_What the task requires:_
Copy the entries character for character.

[Opening Input for this task section]

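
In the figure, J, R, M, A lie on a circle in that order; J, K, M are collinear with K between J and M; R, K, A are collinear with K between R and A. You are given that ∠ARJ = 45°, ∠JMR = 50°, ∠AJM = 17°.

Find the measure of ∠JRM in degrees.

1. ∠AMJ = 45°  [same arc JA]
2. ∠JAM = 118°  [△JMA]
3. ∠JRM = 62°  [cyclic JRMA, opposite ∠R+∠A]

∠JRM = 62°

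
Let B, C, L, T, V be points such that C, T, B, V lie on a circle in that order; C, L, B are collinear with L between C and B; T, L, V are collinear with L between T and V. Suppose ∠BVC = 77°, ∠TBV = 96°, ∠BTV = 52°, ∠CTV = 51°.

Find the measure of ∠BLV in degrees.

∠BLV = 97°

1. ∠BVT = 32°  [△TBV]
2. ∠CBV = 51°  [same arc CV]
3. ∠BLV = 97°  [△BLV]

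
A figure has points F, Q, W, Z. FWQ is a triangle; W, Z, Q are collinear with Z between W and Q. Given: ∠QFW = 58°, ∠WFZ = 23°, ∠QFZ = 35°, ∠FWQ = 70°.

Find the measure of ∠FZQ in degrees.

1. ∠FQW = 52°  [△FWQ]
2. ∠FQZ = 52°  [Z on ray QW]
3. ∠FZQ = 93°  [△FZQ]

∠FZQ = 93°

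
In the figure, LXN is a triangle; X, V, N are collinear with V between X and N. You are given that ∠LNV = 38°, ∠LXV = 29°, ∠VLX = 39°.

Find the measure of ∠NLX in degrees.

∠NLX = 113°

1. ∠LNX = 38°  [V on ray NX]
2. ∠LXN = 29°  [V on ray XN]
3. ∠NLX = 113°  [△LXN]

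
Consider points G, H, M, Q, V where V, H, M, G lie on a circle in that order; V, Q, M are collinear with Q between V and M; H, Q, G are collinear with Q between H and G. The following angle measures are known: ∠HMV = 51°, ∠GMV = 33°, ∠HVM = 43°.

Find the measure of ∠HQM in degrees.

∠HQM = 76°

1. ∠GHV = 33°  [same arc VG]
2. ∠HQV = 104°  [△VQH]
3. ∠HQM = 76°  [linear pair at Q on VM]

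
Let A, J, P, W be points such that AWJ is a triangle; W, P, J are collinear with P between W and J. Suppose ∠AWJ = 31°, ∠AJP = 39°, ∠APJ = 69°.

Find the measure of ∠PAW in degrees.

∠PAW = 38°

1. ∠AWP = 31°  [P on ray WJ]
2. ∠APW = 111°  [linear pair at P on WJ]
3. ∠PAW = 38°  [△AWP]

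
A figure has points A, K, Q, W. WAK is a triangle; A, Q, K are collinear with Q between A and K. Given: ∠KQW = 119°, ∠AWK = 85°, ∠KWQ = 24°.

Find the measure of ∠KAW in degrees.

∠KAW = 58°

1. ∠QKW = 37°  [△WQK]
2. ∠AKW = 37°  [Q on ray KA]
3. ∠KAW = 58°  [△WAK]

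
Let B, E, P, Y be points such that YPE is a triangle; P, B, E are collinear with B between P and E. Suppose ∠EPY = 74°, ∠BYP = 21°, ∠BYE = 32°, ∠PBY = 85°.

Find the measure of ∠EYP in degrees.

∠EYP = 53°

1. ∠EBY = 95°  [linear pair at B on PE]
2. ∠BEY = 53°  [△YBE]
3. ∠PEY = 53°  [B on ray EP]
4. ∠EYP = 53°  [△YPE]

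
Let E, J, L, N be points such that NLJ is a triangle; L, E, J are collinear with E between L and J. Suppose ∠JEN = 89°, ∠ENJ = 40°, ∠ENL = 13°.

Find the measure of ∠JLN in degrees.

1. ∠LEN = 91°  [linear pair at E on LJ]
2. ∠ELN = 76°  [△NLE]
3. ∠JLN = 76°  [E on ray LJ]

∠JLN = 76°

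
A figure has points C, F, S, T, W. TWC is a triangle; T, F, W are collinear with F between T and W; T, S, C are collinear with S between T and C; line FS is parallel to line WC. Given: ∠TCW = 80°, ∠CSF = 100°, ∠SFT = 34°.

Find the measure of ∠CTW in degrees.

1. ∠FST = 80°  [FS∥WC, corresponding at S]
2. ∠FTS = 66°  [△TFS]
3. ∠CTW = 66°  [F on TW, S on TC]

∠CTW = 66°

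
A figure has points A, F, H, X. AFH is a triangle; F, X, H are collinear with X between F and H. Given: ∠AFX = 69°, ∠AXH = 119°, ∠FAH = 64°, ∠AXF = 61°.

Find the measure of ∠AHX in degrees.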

[Closing Input for this task section]

_Reply to the task:_
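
In the figure, J, R, M, A lie on a circle in that order; J, K, M are collinear with K between J and M; R, K, A are collinear with K between R and A. You are given that ∠ARJ = 45°, ∠JMR = 50°, ∠AJM = 17°.

Find the measure of ∠JRM in degrees.

1. ∠AMJ = 45°  [same arc JA]
2. ∠JAM = 118°  [△JMA]
3. ∠JRM = 62°  [cyclic JRMA, opposite ∠R+∠A]

∠JRM = 62°

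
Let B, C, L, T, V be points such that C, T, B, V lie on a circle in that order; C, L, B are collinear with L between C and B; T, L, V are collinear with L between T and V. Suppose ∠BVC = 77°, ∠TBV = 96°, ∠BTV = 52°, ∠CTV = 51°.

Find the measure of ∠BLV in degrees.

∠BLV = 97°

1. ∠BVT = 32°  [△TBV]
2. ∠CBV = 51°  [same arc CV]
3. ∠BLV = 97°  [△BLV]

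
A figure has points F, Q, W, Z. FWQ is a triangle; W, Z, Q are collinear with Z between W and Q. Given: ∠QFW = 58°, ∠WFZ = 23°, ∠QFZ = 35°, ∠FWQ = 70°.

Find the measure of ∠FZQ in degrees.

1. ∠FQW = 52°  [△FWQ]
2. ∠FQZ = 52°  [Z on ray QW]
3. ∠FZQ = 93°  [△FZQ]

∠FZQ = 93°

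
In the figure, LXN is a triangle; X, V, N are collinear with V between X and N. You are given that ∠LNV = 38°, ∠LXV = 29°, ∠VLX = 39°.

Find the measure of ∠NLX in degrees.

∠NLX = 113°

1. ∠LNX = 38°  [V on ray NX]
2. ∠LXN = 29°  [V on ray XN]
3. ∠NLX = 113°  [△LXN]

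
Consider points G, H, M, Q, V where V, H, M, G lie on a circle in that order; V, Q, M are collinear with Q between V and M; H, Q, G are collinear with Q between H and G. The following angle measures are known: ∠HMV = 51°, ∠GMV = 33°, ∠HVM = 43°.

Find the measure of ∠HQM in degrees.

∠HQM = 76°

1. ∠GHV = 33°  [same arc VG]
2. ∠HQV = 104°  [△VQH]
3. ∠HQM = 76°  [linear pair at Q on VM]

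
Let A, J, P, W be points such that AWJ is a triangle; W, P, J are collinear with P between W and J. Suppose ∠AWJ = 31°, ∠AJP = 39°, ∠APJ = 69°.

Find the measure of ∠PAW in degrees.

∠PAW = 38°

1. ∠AWP = 31°  [P on ray WJ]
2. ∠APW = 111°  [linear pair at P on WJ]
3. ∠PAW = 38°  [△AWP]

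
A figure has points A, K, Q, W. WAK is a triangle; A, Q, K are collinear with Q between A and K. Given: ∠KQW = 119°, ∠AWK = 85°, ∠KWQ = 24°.

Find the measure of ∠KAW in degrees.

∠KAW = 58°

1. ∠QKW = 37°  [△WQK]
2. ∠AKW = 37°  [Q on ray KA]
3. ∠KAW = 58°  [△WAK]

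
Let B, E, P, Y be points such that YPE is a triangle; P, B, E are collinear with B between P and E. Suppose ∠EPY = 74°, ∠BYP = 21°, ∠BYE = 32°, ∠PBY = 85°.

Find the measure of ∠EYP in degrees.

∠EYP = 53°

1. ∠EBY = 95°  [linear pair at B on PE]
2. ∠BEY = 53°  [△YBE]
3. ∠PEY = 53°  [B on ray EP]
4. ∠EYP = 53°  [△YPE]

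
Let E, J, L, N be points such that NLJ is a triangle; L, E, J are collinear with E between L and J. Suppose ∠JEN = 89°, ∠ENJ = 40°, ∠ENL = 13°.

Find the measure of ∠JLN in degrees.

1. ∠LEN = 91°  [linear pair at E on LJ]
2. ∠ELN = 76°  [△NLE]
3. ∠JLN = 76°  [E on ray LJ]

∠JLN = 76°

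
A figure has points C, F, S, T, W. TWC is a triangle; T, F, W are collinear with F between T and W; T, S, C are collinear with S between T and C; line FS is parallel to line WC. Given: ∠TCW = 80°, ∠CSF = 100°, ∠SFT = 34°.

Find the measure of ∠CTW in degrees.

1. ∠FST = 80°  [FS∥WC, corresponding at S]
2. ∠FTS = 66°  [△TFS]
3. ∠CTW = 66°  [F on TW, S on TC]

∠CTW = 66°

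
A figure has points A, F, H, X. AFH is a triangle; F, X, H are collinear with X between F and H. Given: ∠AFX = 69°, ∠AXH = 119°, ∠FAH = 64°, ∠AXF = 61°.

Find the measure of ∠AHX in degrees.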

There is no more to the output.